Required action: Please give the records below back in full, exactly as shown.

Entries supplied:
:::::
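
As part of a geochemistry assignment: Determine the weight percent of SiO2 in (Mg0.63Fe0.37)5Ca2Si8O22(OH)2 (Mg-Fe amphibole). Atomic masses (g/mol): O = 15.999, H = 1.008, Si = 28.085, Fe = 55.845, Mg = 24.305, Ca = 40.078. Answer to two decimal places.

55.20 wt%

M((Mg0.63Fe0.37)5Ca2Si8O22(OH)2) = 870.702 g/mol; M(SiO2) = 60.083 g/mol.
Moles SiO2 per formula unit = 8 Si ÷ 1 = 8.0000.
SiO2 fraction = (8.0000 × 60.083) / 870.702 = 480.664/870.702 = 0.5520.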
:::::
Response area:
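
As part of a geochemistry assignment: Determine the weight percent of SiO2 in (Mg0.63Fe0.37)5Ca2Si8O22(OH)2 (Mg-Fe amphibole). Atomic masses (g/mol): O = 15.999, H = 1.008, Si = 28.085, Fe = 55.845, Mg = 24.305, Ca = 40.078. Answer to two decimal places.

55.20 wt%

M((Mg0.63Fe0.37)5Ca2Si8O22(OH)2) = 870.702 g/mol; M(SiO2) = 60.083 g/mol.
Moles SiO2 per formula unit = 8 Si ÷ 1 = 8.0000.
SiO2 fraction = (8.0000 × 60.083) / 870.702 = 480.664/870.702 = 0.5520.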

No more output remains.